Would you output the whole of the data exactly?

Data in this exercise —

----

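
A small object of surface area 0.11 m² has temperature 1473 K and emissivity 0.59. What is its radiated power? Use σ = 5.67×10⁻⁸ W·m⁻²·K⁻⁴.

P ≈ 17300 W

P = εσAT⁴ = 0.59 × 5.67×10⁻⁸ × 0.110 × (1473)⁴ = 0.59 × 5.67×10⁻⁸ × 0.110 × 4.71×10^12.
P = 17300 W.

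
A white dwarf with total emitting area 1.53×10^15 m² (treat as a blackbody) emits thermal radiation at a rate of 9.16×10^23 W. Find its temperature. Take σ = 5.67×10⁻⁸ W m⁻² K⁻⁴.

From P = σAT⁴, T = (P / σA)^(1/4) = (9.16×10^23 / (5.67×10⁻⁸ × 1.53×10^15))^(1/4).
T = (1.06×10^16)^(1/4) = 10100 K.

T ≈ 10100 K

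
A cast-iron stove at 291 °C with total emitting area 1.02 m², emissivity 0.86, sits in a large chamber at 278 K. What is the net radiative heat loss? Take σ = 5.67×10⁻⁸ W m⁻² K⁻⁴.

Q ≈ 4740 W

Convert: 291 °C = 564 K.
Q = εσA(T⁴ − T_s⁴). T⁴ − T_s⁴ = (564)⁴ − (278)⁴ = 1.01×10^11 − 5.97×10^9 = 9.52×10^10 K⁴.
Q = 0.86 × 5.67×10⁻⁸ × 1.02 × 9.52×10^10 = 4740 W.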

----

Answer space —
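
A small object of surface area 0.11 m² has temperature 1473 K and emissivity 0.59. What is its radiated power? Use σ = 5.67×10⁻⁸ W·m⁻²·K⁻⁴.

P ≈ 17300 W

P = εσAT⁴ = 0.59 × 5.67×10⁻⁸ × 0.110 × (1473)⁴ = 0.59 × 5.67×10⁻⁸ × 0.110 × 4.71×10^12.
P = 17300 W.

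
A white dwarf with total emitting area 1.53×10^15 m² (treat as a blackbody) emits thermal radiation at a rate of 9.16×10^23 W. Find its temperature. Take σ = 5.67×10⁻⁸ W m⁻² K⁻⁴.

From P = σAT⁴, T = (P / σA)^(1/4) = (9.16×10^23 / (5.67×10⁻⁸ × 1.53×10^15))^(1/4).
T = (1.06×10^16)^(1/4) = 10100 K.

T ≈ 10100 K

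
A cast-iron stove at 291 °C with total emitting area 1.02 m², emissivity 0.86, sits in a large chamber at 278 K. What is the net radiative heat loss? Take σ = 5.67×10⁻⁸ W m⁻² K⁻⁴.

Q ≈ 4740 W

Convert: 291 °C = 564 K.
Q = εσA(T⁴ − T_s⁴). T⁴ − T_s⁴ = (564)⁴ − (278)⁴ = 1.01×10^11 − 5.97×10^9 = 9.52×10^10 K⁴.
Q = 0.86 × 5.67×10⁻⁸ × 1.02 × 9.52×10^10 = 4740 W.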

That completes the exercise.